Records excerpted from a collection
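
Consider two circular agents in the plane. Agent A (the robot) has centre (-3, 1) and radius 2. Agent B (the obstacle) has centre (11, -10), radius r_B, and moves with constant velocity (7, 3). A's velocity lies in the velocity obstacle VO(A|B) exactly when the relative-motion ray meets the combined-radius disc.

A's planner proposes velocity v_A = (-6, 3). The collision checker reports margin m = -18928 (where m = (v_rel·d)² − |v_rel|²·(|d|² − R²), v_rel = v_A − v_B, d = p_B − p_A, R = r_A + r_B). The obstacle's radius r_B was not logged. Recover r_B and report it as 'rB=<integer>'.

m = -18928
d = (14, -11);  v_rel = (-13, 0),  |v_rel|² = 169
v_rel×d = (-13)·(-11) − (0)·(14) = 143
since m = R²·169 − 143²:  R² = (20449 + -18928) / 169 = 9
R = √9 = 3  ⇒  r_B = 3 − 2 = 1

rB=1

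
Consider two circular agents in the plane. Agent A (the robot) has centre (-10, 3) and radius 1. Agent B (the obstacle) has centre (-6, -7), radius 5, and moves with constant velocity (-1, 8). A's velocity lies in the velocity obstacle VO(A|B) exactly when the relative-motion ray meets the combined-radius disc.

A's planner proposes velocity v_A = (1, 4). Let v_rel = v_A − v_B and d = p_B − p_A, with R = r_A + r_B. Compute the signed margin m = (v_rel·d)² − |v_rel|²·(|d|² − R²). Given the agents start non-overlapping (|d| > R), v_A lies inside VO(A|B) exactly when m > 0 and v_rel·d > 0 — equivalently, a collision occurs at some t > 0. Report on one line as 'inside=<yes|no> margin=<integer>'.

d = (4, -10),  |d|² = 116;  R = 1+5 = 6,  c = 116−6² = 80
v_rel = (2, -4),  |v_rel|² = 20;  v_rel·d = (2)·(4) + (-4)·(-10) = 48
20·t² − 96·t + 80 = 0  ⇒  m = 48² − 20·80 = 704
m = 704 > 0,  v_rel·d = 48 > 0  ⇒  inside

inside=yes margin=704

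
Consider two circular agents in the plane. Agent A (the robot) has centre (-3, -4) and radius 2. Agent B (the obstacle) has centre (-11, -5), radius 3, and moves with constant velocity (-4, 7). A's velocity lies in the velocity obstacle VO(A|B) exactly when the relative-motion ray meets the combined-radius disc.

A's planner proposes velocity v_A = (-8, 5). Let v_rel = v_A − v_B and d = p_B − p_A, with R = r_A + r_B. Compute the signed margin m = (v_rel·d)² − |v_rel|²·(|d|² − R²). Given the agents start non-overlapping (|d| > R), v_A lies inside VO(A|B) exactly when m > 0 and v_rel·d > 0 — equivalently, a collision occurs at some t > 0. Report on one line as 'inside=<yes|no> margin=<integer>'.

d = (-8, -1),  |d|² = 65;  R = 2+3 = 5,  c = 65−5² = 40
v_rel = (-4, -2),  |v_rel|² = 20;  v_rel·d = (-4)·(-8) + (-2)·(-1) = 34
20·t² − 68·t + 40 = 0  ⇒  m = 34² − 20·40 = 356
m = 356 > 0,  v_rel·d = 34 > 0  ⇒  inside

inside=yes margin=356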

** BRIEF **
Would you return all of the data exactly as given?

** OUTPUT OF THE EXERCISE **
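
Consider two circular agents in the plane. Agent A (the robot) has centre (-3, 1) and radius 2. Agent B (the obstacle) has centre (11, -10), radius r_B, and moves with constant velocity (7, 3). A's velocity lies in the velocity obstacle VO(A|B) exactly when the relative-motion ray meets the combined-radius disc.

A's planner proposes velocity v_A = (-6, 3). The collision checker reports margin m = -18928 (where m = (v_rel·d)² − |v_rel|²·(|d|² − R²), v_rel = v_A − v_B, d = p_B − p_A, R = r_A + r_B). The obstacle's radius r_B was not logged. Recover r_B and report it as 'rB=<integer>'.

m = -18928
d = (14, -11);  v_rel = (-13, 0),  |v_rel|² = 169
v_rel×d = (-13)·(-11) − (0)·(14) = 143
since m = R²·169 − 143²:  R² = (20449 + -18928) / 169 = 9
R = √9 = 3  ⇒  r_B = 3 − 2 = 1

rB=1

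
Consider two circular agents in the plane. Agent A (the robot) has centre (-10, 3) and radius 1. Agent B (the obstacle) has centre (-6, -7), radius 5, and moves with constant velocity (-1, 8). A's velocity lies in the velocity obstacle VO(A|B) exactly when the relative-motion ray meets the combined-radius disc.

A's planner proposes velocity v_A = (1, 4). Let v_rel = v_A − v_B and d = p_B − p_A, with R = r_A + r_B. Compute the signed margin m = (v_rel·d)² − |v_rel|²·(|d|² − R²). Given the agents start non-overlapping (|d| > R), v_A lies inside VO(A|B) exactly when m > 0 and v_rel·d > 0 — equivalently, a collision occurs at some t > 0. Report on one line as 'inside=<yes|no> margin=<integer>'.

d = (4, -10),  |d|² = 116;  R = 1+5 = 6,  c = 116−6² = 80
v_rel = (2, -4),  |v_rel|² = 20;  v_rel·d = (2)·(4) + (-4)·(-10) = 48
20·t² − 96·t + 80 = 0  ⇒  m = 48² − 20·80 = 704
m = 704 > 0,  v_rel·d = 48 > 0  ⇒  inside

inside=yes margin=704

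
Consider two circular agents in the plane. Agent A (the robot) has centre (-3, -4) and radius 2. Agent B (the obstacle) has centre (-11, -5), radius 3, and moves with constant velocity (-4, 7). A's velocity lies in the velocity obstacle VO(A|B) exactly when the relative-motion ray meets the combined-radius disc.

A's planner proposes velocity v_A = (-8, 5). Let v_rel = v_A − v_B and d = p_B − p_A, with R = r_A + r_B. Compute the signed margin m = (v_rel·d)² − |v_rel|²·(|d|² − R²). Given the agents start non-overlapping (|d| > R), v_A lies inside VO(A|B) exactly when m > 0 and v_rel·d > 0 — equivalently, a collision occurs at some t > 0. Report on one line as 'inside=<yes|no> margin=<integer>'.

d = (-8, -1),  |d|² = 65;  R = 2+3 = 5,  c = 65−5² = 40
v_rel = (-4, -2),  |v_rel|² = 20;  v_rel·d = (-4)·(-8) + (-2)·(-1) = 34
20·t² − 68·t + 40 = 0  ⇒  m = 34² − 20·40 = 356
m = 356 > 0,  v_rel·d = 34 > 0  ⇒  inside

inside=yes margin=356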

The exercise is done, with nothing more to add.